§ **TASK REQUIREMENTS**
Could you restate word for word every line from the one containing "An embedded controller" to the end of the records, and nothing else?

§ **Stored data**
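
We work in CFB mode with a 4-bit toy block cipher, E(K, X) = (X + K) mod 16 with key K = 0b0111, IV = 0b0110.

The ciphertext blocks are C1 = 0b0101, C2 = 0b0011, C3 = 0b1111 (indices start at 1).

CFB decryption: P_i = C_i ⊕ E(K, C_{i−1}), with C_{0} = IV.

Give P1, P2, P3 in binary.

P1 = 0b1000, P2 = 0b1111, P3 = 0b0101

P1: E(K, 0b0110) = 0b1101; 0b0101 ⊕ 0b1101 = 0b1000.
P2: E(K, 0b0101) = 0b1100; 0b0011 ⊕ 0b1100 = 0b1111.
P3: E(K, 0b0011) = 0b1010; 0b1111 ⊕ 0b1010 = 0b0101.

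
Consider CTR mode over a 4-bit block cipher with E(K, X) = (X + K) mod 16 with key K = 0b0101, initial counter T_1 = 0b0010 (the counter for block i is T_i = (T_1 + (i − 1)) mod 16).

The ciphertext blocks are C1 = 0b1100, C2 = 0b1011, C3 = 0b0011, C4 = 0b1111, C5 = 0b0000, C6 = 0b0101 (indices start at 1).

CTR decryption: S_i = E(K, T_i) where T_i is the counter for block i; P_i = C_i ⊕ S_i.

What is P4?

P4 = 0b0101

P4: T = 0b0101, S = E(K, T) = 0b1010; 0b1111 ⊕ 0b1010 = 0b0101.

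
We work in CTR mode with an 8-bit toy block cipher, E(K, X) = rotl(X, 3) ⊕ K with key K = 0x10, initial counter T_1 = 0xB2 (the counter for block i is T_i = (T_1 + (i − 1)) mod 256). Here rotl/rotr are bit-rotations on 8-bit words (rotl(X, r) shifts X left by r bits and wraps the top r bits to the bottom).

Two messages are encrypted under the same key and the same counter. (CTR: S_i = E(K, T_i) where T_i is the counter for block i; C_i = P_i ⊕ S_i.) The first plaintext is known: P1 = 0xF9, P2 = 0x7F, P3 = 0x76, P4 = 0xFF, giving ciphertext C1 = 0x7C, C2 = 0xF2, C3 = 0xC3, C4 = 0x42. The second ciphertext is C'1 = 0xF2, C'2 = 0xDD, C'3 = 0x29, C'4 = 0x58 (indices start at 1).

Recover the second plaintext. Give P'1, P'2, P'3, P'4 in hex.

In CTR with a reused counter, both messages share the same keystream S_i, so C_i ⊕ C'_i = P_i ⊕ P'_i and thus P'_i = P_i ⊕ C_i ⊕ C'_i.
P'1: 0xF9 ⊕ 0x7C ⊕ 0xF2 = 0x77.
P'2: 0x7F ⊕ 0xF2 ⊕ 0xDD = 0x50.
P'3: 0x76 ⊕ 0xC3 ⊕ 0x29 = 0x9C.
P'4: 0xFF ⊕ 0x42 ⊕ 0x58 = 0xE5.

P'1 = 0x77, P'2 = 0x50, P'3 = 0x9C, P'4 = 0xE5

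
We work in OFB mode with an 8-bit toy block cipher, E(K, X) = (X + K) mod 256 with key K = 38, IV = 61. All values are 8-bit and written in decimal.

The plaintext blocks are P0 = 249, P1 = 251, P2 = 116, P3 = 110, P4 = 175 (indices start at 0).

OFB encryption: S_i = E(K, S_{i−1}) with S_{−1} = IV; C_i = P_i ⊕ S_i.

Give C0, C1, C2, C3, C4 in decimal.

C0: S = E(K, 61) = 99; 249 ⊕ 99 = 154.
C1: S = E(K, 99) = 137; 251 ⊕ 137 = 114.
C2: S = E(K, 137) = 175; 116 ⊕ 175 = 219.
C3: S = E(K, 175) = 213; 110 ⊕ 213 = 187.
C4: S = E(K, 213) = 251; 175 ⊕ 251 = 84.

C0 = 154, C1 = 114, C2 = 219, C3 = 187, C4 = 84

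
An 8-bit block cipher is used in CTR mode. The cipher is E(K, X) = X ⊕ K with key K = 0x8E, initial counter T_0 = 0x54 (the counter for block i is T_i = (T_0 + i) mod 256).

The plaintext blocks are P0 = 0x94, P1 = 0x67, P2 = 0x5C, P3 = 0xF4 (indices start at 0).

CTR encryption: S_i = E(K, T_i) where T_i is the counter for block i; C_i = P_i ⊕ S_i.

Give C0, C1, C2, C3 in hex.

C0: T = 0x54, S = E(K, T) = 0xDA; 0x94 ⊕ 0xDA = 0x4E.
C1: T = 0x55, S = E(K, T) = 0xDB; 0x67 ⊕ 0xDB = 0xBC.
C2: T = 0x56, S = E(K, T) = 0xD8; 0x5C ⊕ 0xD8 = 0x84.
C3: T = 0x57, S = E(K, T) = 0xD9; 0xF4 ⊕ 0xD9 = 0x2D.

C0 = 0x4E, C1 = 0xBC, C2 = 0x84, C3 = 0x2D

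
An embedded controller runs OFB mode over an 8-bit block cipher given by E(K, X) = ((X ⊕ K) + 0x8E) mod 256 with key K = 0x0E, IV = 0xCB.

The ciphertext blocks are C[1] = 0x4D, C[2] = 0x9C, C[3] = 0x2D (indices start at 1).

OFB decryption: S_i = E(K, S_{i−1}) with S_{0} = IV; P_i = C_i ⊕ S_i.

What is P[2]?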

§ **RESPONSE TO THIS EXERCISE**
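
An embedded controller runs OFB mode over an 8-bit block cipher given by E(K, X) = ((X ⊕ K) + 0x8E) mod 256 with key K = 0x0E, IV = 0xCB.

The ciphertext blocks are C[1] = 0x4D, C[2] = 0x9C, C[3] = 0x2D (indices start at 1).

OFB decryption: S_i = E(K, S_{i−1}) with S_{0} = IV; P_i = C_i ⊕ S_i.

What is P[2]?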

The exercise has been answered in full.